*** MATERIALS PROVIDED ***
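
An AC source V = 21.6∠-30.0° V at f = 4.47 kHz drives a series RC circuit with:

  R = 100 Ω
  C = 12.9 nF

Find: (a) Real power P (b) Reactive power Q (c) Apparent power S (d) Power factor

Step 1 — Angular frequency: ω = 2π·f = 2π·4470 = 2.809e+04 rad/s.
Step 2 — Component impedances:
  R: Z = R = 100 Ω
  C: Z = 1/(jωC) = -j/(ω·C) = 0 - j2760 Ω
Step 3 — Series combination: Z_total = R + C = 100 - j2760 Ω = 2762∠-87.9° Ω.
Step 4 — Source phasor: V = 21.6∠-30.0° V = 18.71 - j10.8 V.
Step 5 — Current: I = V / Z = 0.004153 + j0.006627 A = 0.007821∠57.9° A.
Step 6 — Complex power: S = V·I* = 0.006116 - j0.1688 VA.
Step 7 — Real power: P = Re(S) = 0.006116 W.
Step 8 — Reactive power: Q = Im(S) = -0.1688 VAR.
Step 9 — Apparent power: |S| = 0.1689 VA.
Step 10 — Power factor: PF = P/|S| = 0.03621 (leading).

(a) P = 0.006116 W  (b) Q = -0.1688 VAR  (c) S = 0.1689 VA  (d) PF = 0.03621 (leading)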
*** End of MATERIALS PROVIDED ***
• [THE PROBLEM] Print out every record again, exactly and in full.

• [ANSWER BELOW]
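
An AC source V = 21.6∠-30.0° V at f = 4.47 kHz drives a series RC circuit with:

  R = 100 Ω
  C = 12.9 nF

Find: (a) Real power P (b) Reactive power Q (c) Apparent power S (d) Power factor

Step 1 — Angular frequency: ω = 2π·f = 2π·4470 = 2.809e+04 rad/s.
Step 2 — Component impedances:
  R: Z = R = 100 Ω
  C: Z = 1/(jωC) = -j/(ω·C) = 0 - j2760 Ω
Step 3 — Series combination: Z_total = R + C = 100 - j2760 Ω = 2762∠-87.9° Ω.
Step 4 — Source phasor: V = 21.6∠-30.0° V = 18.71 - j10.8 V.
Step 5 — Current: I = V / Z = 0.004153 + j0.006627 A = 0.007821∠57.9° A.
Step 6 — Complex power: S = V·I* = 0.006116 - j0.1688 VA.
Step 7 — Real power: P = Re(S) = 0.006116 W.
Step 8 — Reactive power: Q = Im(S) = -0.1688 VAR.
Step 9 — Apparent power: |S| = 0.1689 VA.
Step 10 — Power factor: PF = P/|S| = 0.03621 (leading).

(a) P = 0.006116 W  (b) Q = -0.1688 VAR  (c) S = 0.1689 VA  (d) PF = 0.03621 (leading)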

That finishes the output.